*** Input for this task ***
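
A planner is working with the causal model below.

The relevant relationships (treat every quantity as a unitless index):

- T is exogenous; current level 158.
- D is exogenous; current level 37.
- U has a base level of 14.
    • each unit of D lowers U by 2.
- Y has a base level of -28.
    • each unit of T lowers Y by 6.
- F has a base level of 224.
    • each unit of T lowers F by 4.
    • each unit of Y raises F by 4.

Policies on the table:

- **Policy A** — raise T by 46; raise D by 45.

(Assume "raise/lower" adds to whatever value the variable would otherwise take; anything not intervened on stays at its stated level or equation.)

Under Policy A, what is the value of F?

Policy A (T + 46, D + 45):
  T = 158 + 46 = 204
  Y = -28 − 6·204 = -1252
  F = 224 − 4·204 + 4·(-1252) = -5600

-5600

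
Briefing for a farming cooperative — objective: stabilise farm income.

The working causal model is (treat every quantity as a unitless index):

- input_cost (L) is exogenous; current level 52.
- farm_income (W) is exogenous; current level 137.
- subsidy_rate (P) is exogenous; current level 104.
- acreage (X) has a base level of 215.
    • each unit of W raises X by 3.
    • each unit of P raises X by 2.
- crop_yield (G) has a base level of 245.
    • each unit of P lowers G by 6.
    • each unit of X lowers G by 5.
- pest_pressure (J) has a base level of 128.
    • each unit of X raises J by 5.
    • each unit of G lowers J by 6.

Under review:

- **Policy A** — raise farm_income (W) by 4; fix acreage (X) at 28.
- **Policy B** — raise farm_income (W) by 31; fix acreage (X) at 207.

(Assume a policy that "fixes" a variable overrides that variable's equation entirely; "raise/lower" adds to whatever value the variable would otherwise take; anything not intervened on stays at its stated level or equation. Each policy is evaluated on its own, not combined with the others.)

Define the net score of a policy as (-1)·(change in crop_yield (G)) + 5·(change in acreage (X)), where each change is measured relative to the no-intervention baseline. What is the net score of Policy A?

Baseline:
  W = 137
  P = 104
  X = 215 + 3·137 + 2·104 = 834
  G = 245 − 6·104 − 5·834 = -4549
Policy A (W + 4, X := 28):
  W = 137 + 4 = 141
  P = 104
  X = 28
  G = 245 − 6·104 − 5·28 = -519
ΔG = -519 − (-4549) = 4030; ΔX = 28 − 834 = -806
Score = (-1)·4030 + 5·(-806) = -8060

-8060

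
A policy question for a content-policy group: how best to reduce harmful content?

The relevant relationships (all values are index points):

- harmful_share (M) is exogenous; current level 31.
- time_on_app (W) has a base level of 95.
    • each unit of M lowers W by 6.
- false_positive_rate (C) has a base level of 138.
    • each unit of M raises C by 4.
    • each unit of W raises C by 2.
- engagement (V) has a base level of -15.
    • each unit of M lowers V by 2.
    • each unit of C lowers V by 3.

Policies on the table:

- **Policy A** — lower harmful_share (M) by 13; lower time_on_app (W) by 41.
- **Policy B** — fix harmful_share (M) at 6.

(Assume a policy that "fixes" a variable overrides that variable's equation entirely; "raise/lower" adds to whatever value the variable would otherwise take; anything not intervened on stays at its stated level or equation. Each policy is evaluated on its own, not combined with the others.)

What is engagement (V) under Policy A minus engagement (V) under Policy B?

Policy A (M − 13, W − 41):
  M = 31 − 13 = 18
  W = 95 − 6·18 (−41 from intervention) = -54
  C = 138 + 4·18 + 2·(-54) = 102
  V = -15 − 2·18 − 3·102 = -357
Policy B (M := 6):
  M = 6
  W = 95 − 6·6 = 59
  C = 138 + 4·6 + 2·59 = 280
  V = -15 − 2·6 − 3·280 = -867
V: -357 − (-867) = 510

510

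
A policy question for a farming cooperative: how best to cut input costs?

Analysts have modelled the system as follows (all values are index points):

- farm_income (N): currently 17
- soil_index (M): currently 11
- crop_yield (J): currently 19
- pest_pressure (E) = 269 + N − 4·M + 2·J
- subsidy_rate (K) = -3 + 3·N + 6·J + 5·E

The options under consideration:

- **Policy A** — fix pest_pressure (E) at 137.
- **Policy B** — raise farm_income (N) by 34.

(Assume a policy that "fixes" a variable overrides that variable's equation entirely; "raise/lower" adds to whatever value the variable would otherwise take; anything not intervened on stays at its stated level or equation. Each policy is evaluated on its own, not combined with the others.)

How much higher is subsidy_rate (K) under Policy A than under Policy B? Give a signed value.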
*** End of Input for this task ***
Task directions. Your answer should be the lines above, from the line containing "- crop_yield (J): currently 19" up to and including the line containing "- **Policy B** — raise farm_income (N) by 34.", reproduced exactly and with nothing else.

Written answer.
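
- crop_yield (J): currently 19
- pest_pressure (E) = 269 + N − 4·M + 2·J
- subsidy_rate (K) = -3 + 3·N + 6·J + 5·E

The options under consideration:

- **Policy A** — fix pest_pressure (E) at 137.
- **Policy B** — raise farm_income (N) by 34.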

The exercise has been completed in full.